[What you have to do]:
Output only the lines below from the one containing "S_4 — to six significant figures." to the one containing "n^5 with the", exactly as written, both ends kept.

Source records
....................

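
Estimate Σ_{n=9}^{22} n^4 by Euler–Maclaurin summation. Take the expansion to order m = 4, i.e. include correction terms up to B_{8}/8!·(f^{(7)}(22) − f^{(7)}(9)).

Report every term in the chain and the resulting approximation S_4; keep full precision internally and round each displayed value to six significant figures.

S_4 ≈ 1.14263e+06

The integral term ∫_9^22 x^4 dx = 1.01892e+06.
½[f(9) + f(22)] = ½[6561.00 + 234256] = 120408.
Running total after boundary: 1.13933e+06.
k=1: B_{2}/(2)! × [f^{(1)}(22) − f^{(1)}(9)] = 1/12 × (42592.0 − 2916.00) = 3306.33.
Running total after k=1: 1.14263e+06.
k=2: B_{4}/(4)! × [f^{(3)}(22) − f^{(3)}(9)] = −1/720 × (528.000 − 216.000) = -0.433333.
Running total after k=2: 1.14263e+06.
k=3: B_{6}/(6)! × [f^{(5)}(22) − f^{(5)}(9)] = 1/30240 × (0.00000 − 0.00000) = 0.00000.
Running total after k=3: 1.14263e+06.
k=4: B_{8}/(8)! × [f^{(7)}(22) − f^{(7)}(9)] = −1/1209600 × (0.00000 − 0.00000) = 0.00000.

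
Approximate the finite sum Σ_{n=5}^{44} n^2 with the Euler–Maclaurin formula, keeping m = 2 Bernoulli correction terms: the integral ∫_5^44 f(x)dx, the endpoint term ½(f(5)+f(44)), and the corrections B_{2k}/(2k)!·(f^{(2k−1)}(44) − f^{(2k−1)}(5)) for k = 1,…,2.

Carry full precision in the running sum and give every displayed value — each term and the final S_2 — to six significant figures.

The integral term ∫_5^44 x^2 dx = 28353.0.
Endpoint term: (f(5) + f(44))/2 = (25.0000 + 1936.00)/2 = 980.500.
So far: 29333.5.
Order-1 term: 1/12 · (88.0000 − 10.0000) = 6.50000.
After k=1: 29340.0.
Order-2 term: −1/720 · (0.00000 − 0.00000) = 0.00000.

S_2 ≈ 29340.0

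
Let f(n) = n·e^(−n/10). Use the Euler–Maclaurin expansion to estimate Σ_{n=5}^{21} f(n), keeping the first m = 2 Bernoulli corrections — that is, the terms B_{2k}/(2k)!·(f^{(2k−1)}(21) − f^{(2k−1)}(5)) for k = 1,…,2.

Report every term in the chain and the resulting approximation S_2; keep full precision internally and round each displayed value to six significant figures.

Integral: ∫_5^21 x·e^(−x/10) dx = 53.0181.
½[f(5) + f(21)] = ½[3.03265 + 2.57158] = 2.80212.
Running total after boundary: 55.8202.
Correction k=1: B_{2}/2! · (f^{(1)}(21) − f^{(1)}(5)) = 1/12 · (-0.134702 − 0.303265) = -0.0364973.
Partial sum through k=1: 55.7837.
Correction k=2: B_{4}/4! · (f^{(3)}(21) − f^{(3)}(5)) = −1/720 · (0.00110211 − 0.0151633) = 1.95294e-05.

S_2 ≈ 55.7837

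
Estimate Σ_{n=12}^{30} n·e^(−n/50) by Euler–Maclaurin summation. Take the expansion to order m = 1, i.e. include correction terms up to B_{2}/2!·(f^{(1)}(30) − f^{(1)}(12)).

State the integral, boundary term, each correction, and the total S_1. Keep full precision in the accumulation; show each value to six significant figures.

S_1 ≈ 256.220

Integral: ∫_12^30 x·e^(−x/50) dx = 243.300.
½[f(12) + f(30)] = ½[9.43953 + 16.4643] = 12.9519.
Integral + boundary = 256.252.
Correction k=1: B_{2}/2! · (f^{(1)}(30) − f^{(1)}(12)) = 1/12 · (0.219525 − 0.597837) = -0.0315260.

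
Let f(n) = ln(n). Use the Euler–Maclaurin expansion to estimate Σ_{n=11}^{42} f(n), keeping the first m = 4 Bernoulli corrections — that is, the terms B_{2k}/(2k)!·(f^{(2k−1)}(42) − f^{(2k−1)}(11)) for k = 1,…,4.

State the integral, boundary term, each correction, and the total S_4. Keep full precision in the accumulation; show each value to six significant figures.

The integral term ∫_11^42 ln(x) dx = 99.6053.
Endpoint term: (f(11) + f(42))/2 = (2.39790 + 3.73767)/2 = 3.06778.
Running total after boundary: 102.673.
Correction k=1: B_{2}/2! · (f^{(1)}(42) − f^{(1)}(11)) = 1/12 · (0.0238095 − 0.0909091) = -0.00559163.
After k=1: 102.667.
Correction k=2: B_{4}/4! · (f^{(3)}(42) − f^{(3)}(11)) = −1/720 · (2.69949e-05 − 0.00150263) = 2.04949e-06.
After k=2: 102.667.
Correction k=3: B_{6}/6! · (f^{(5)}(42) − f^{(5)}(11)) = 1/30240 · (1.83639e-07 − 0.000149021) = -4.92187e-09.
After k=3: 102.667.
Correction k=4: B_{8}/8! · (f^{(7)}(42) − f^{(7)}(11)) = −1/1209600 · (3.12311e-09 − 3.69474e-05) = 3.05425e-11.

S_4 ≈ 102.667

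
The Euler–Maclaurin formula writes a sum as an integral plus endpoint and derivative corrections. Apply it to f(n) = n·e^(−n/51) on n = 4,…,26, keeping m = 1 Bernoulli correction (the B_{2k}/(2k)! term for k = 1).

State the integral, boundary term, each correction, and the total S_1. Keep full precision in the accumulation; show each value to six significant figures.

S_1 ≈ 244.408

Integral: ∫_4^26 x·e^(−x/51) dx = 234.798.
Boundary: ½(f(4) + f(26)) = ½(3.69826 + 15.6159) = 9.65710.
Running total after boundary: 244.455.
k=1: B_{2}/(2)! × [f^{(1)}(26) − f^{(1)}(4)] = 1/12 × (0.294418 − 0.852051) = -0.0464694.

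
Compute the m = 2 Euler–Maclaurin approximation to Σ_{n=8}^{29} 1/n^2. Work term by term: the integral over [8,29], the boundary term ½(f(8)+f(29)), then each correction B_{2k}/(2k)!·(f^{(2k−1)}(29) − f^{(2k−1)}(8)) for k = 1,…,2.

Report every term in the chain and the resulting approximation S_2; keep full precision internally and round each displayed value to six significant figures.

Integral: ∫_8^29 1/x^2 dx = 0.0905172.
½[f(8) + f(29)] = ½[0.0156250 + 0.00118906] = 0.00840703.
Running total after boundary: 0.0989243.
k=1: B_{2}/(2)! × [f^{(1)}(29) − f^{(1)}(8)] = 1/12 × (-8.20042e-05 − (-0.00390625)) = 0.000318687.
Running total after k=1: 0.0992430.
k=2: B_{4}/(4)! × [f^{(3)}(29) − f^{(3)}(8)] = −1/720 × (-1.17010e-06 − (-0.000732422)) = -1.01563e-06.

S_2 ≈ 0.0992419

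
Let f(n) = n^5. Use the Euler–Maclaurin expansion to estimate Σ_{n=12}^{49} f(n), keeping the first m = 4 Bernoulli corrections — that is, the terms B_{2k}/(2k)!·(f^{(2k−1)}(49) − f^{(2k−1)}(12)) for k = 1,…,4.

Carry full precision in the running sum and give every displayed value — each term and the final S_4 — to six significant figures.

Integral: ∫_12^49 x^5 dx = 2.30638e+09.
½[f(12) + f(49)] = ½[248832 + 2.82475e+08] = 1.41362e+08.
Running total after boundary: 2.44775e+09.
Order-1 term: 1/12 · (2.88240e+07 − 103680) = 2.39336e+06.
After k=1: 2.45014e+09.
Order-2 term: −1/720 · (144060 − 8640.00) = -188.083.
After k=2: 2.45014e+09.
Order-3 term: 1/30240 · (120.000 − 120.000) = 0.00000.
After k=3: 2.45014e+09.
Order-4 term: −1/1209600 · (0.00000 − 0.00000) = 0.00000.

S_4 ≈ 2.45014e+09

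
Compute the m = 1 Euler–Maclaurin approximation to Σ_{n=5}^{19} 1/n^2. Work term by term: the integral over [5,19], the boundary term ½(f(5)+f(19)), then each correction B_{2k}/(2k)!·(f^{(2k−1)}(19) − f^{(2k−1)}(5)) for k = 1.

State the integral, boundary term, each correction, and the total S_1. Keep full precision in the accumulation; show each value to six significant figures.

Integral: ∫_5^19 1/x^2 dx = 0.147368.
Endpoint term: (f(5) + f(19))/2 = (0.0400000 + 0.00277008)/2 = 0.0213850.
Integral + boundary = 0.168753.
k=1: B_{2}/(2)! × [f^{(1)}(19) − f^{(1)}(5)] = 1/12 × (-0.000291588 − (-0.0160000)) = 0.00130903.

S_1 ≈ 0.170062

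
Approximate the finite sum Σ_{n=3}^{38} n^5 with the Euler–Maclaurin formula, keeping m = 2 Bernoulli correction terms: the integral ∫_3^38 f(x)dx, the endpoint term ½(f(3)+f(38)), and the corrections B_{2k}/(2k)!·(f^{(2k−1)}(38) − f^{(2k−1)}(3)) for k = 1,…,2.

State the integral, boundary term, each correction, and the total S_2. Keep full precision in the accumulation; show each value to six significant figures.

Integral: ∫_3^38 x^5 dx = 5.01823e+08.
Endpoint term: (f(3) + f(38))/2 = (243.000 + 7.92352e+07)/2 = 3.96177e+07.
Running total after boundary: 5.41440e+08.
Order-1 term: 1/12 · (1.04257e+07 − 405.000) = 868773.
Running total after k=1: 5.42309e+08.
Order-2 term: −1/720 · (86640.0 − 540.000) = -119.583.

S_2 ≈ 5.42309e+08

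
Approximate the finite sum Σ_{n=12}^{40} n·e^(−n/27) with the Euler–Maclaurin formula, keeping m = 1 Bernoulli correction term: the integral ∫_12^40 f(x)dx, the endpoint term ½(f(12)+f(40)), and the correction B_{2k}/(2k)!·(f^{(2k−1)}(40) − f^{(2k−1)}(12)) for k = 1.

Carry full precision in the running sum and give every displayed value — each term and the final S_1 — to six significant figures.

S_1 ≈ 272.330

Integral: ∫_12^40 x·e^(−x/27) dx = 263.976.
Endpoint term: (f(12) + f(40))/2 = (7.69416 + 9.09203)/2 = 8.39310.
Integral + boundary = 272.369.
Correction k=1: B_{2}/2! · (f^{(1)}(40) − f^{(1)}(12)) = 1/12 · (-0.109441 − 0.356211) = -0.0388044.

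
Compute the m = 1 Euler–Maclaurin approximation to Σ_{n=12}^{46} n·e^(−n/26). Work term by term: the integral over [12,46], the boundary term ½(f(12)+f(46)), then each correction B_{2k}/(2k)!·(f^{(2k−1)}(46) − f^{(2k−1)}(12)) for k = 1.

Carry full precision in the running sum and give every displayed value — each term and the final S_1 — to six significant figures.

The integral term ∫_12^46 x·e^(−x/26) dx = 303.641.
Endpoint term: (f(12) + f(46))/2 = (7.56376 + 7.84135)/2 = 7.70255.
Integral + boundary = 311.343.
Order-1 term: 1/12 · (-0.131126 − 0.339399) = -0.0392105.

S_1 ≈ 311.304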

....................

[Reply to the exercise]:
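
Carry full precision in the running sum and give every displayed value — each term and the final S_4 — to six significant figures.

Integral: ∫_12^49 x^5 dx = 2.30638e+09.
½[f(12) + f(49)] = ½[248832 + 2.82475e+08] = 1.41362e+08.
Running total after boundary: 2.44775e+09.
Order-1 term: 1/12 · (2.88240e+07 − 103680) = 2.39336e+06.
After k=1: 2.45014e+09.
Order-2 term: −1/720 · (144060 − 8640.00) = -188.083.
After k=2: 2.45014e+09.
Order-3 term: 1/30240 · (120.000 − 120.000) = 0.00000.
After k=3: 2.45014e+09.
Order-4 term: −1/1209600 · (0.00000 − 0.00000) = 0.00000.

S_4 ≈ 2.45014e+09

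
Compute the m = 1 Euler–Maclaurin approximation to Σ_{n=5}^{19} 1/n^2. Work term by term: the integral over [5,19], the boundary term ½(f(5)+f(19)), then each correction B_{2k}/(2k)!·(f^{(2k−1)}(19) − f^{(2k−1)}(5)) for k = 1.

State the integral, boundary term, each correction, and the total S_1. Keep full precision in the accumulation; show each value to six significant figures.

Integral: ∫_5^19 1/x^2 dx = 0.147368.
Endpoint term: (f(5) + f(19))/2 = (0.0400000 + 0.00277008)/2 = 0.0213850.
Integral + boundary = 0.168753.
k=1: B_{2}/(2)! × [f^{(1)}(19) − f^{(1)}(5)] = 1/12 × (-0.000291588 − (-0.0160000)) = 0.00130903.

S_1 ≈ 0.170062

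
Approximate the finite sum Σ_{n=3}^{38} n^5 with the Euler–Maclaurin formula, keeping m = 2 Bernoulli correction terms: the integral ∫_3^38 f(x)dx, the endpoint term ½(f(3)+f(38)), and the corrections B_{2k}/(2k)!·(f^{(2k−1)}(38) − f^{(2k−1)}(3)) for k = 1,…,2.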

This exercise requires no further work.